**Assignment:** Of all the lines below, return only those starting with the line holding "8 jurors rank" and going on through the line holding "A prize committee", exactly as written.

**Provided information:**
━━━━━━━━━━━━━━━━

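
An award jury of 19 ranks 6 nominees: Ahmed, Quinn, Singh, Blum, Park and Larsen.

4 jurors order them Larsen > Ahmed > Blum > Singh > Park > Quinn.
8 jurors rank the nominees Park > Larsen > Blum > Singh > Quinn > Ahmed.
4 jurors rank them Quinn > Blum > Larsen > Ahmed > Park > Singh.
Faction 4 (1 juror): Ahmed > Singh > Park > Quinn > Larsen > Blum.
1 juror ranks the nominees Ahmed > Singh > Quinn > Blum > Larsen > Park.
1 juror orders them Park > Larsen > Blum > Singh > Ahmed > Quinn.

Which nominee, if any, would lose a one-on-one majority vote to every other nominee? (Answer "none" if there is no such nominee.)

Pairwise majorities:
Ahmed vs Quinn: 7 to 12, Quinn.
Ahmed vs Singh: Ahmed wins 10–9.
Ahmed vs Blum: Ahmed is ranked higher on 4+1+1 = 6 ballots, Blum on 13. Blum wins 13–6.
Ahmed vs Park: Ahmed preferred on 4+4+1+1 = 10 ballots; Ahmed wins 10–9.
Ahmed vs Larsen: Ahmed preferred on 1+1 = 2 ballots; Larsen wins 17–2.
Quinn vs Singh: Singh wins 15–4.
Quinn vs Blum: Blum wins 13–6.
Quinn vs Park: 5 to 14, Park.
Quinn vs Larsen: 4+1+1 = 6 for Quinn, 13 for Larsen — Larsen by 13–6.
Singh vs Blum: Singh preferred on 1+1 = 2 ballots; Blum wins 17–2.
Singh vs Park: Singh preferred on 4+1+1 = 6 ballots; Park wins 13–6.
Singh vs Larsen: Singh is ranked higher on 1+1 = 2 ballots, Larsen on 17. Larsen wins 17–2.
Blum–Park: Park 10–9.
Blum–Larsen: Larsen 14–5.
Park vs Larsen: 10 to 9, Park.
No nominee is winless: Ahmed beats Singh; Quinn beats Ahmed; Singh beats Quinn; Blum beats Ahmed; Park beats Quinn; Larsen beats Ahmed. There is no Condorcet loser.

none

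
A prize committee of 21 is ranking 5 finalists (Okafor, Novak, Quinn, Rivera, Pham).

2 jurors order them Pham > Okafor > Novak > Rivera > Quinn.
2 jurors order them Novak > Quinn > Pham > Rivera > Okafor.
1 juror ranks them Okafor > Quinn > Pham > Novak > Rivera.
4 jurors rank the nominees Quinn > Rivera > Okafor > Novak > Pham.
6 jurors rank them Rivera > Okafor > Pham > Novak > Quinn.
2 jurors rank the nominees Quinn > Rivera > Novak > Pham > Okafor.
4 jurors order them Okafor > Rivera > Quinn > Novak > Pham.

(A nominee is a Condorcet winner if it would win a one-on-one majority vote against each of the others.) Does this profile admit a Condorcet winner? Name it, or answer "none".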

━━━━━━━━━━━━━━━━

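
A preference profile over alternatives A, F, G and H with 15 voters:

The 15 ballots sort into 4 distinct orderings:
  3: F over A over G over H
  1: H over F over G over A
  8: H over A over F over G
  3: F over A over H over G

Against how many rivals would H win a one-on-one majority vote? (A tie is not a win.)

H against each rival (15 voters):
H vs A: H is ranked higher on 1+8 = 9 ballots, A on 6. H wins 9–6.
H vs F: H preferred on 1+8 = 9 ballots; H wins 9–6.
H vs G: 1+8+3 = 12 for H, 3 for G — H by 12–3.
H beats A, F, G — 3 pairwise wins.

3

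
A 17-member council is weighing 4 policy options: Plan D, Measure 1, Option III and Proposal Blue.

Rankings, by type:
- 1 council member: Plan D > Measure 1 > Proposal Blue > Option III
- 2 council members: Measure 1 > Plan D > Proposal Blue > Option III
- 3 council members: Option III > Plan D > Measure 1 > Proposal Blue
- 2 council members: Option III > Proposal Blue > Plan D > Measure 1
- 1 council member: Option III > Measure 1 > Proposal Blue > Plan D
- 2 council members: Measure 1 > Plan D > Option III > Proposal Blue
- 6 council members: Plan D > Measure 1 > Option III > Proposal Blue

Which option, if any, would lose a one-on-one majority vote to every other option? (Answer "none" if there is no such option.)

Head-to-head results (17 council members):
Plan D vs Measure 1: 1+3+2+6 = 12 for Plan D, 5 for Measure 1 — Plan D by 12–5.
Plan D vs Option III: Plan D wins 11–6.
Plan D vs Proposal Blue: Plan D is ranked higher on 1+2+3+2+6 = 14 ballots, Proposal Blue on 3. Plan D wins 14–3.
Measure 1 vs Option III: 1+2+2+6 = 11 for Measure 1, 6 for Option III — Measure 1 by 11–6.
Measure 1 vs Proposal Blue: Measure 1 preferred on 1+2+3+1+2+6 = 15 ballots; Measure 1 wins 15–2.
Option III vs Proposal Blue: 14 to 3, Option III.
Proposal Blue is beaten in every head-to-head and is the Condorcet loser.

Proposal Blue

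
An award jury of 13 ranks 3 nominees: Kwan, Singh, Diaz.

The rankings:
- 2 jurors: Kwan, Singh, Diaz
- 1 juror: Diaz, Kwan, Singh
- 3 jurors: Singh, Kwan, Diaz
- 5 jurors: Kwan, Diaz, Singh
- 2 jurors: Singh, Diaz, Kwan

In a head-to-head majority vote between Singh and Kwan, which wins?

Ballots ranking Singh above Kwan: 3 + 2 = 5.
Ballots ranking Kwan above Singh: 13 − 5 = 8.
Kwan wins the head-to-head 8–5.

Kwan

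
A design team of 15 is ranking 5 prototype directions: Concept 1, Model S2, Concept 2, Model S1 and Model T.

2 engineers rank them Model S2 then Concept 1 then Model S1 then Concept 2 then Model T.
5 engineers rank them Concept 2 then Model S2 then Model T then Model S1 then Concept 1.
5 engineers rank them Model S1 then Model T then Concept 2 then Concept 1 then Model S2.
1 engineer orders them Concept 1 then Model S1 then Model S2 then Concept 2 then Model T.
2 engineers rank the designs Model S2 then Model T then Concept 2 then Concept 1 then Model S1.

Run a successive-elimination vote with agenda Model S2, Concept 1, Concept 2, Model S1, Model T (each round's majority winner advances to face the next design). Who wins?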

━━━━━━━━━━━━━━━━

**Task output:**
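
8 jurors rank the nominees Park > Larsen > Blum > Singh > Quinn > Ahmed.
4 jurors rank them Quinn > Blum > Larsen > Ahmed > Park > Singh.
Faction 4 (1 juror): Ahmed > Singh > Park > Quinn > Larsen > Blum.
1 juror ranks the nominees Ahmed > Singh > Quinn > Blum > Larsen > Park.
1 juror orders them Park > Larsen > Blum > Singh > Ahmed > Quinn.

Which nominee, if any, would lose a one-on-one majority vote to every other nominee? (Answer "none" if there is no such nominee.)

Pairwise majorities:
Ahmed vs Quinn: 7 to 12, Quinn.
Ahmed vs Singh: Ahmed wins 10–9.
Ahmed vs Blum: Ahmed is ranked higher on 4+1+1 = 6 ballots, Blum on 13. Blum wins 13–6.
Ahmed vs Park: Ahmed preferred on 4+4+1+1 = 10 ballots; Ahmed wins 10–9.
Ahmed vs Larsen: Ahmed preferred on 1+1 = 2 ballots; Larsen wins 17–2.
Quinn vs Singh: Singh wins 15–4.
Quinn vs Blum: Blum wins 13–6.
Quinn vs Park: 5 to 14, Park.
Quinn vs Larsen: 4+1+1 = 6 for Quinn, 13 for Larsen — Larsen by 13–6.
Singh vs Blum: Singh preferred on 1+1 = 2 ballots; Blum wins 17–2.
Singh vs Park: Singh preferred on 4+1+1 = 6 ballots; Park wins 13–6.
Singh vs Larsen: Singh is ranked higher on 1+1 = 2 ballots, Larsen on 17. Larsen wins 17–2.
Blum–Park: Park 10–9.
Blum–Larsen: Larsen 14–5.
Park vs Larsen: 10 to 9, Park.
No nominee is winless: Ahmed beats Singh; Quinn beats Ahmed; Singh beats Quinn; Blum beats Ahmed; Park beats Quinn; Larsen beats Ahmed. There is no Condorcet loser.

none

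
A prize committee of 21 is ranking 5 finalists (Okafor, Novak, Quinn, Rivera, Pham).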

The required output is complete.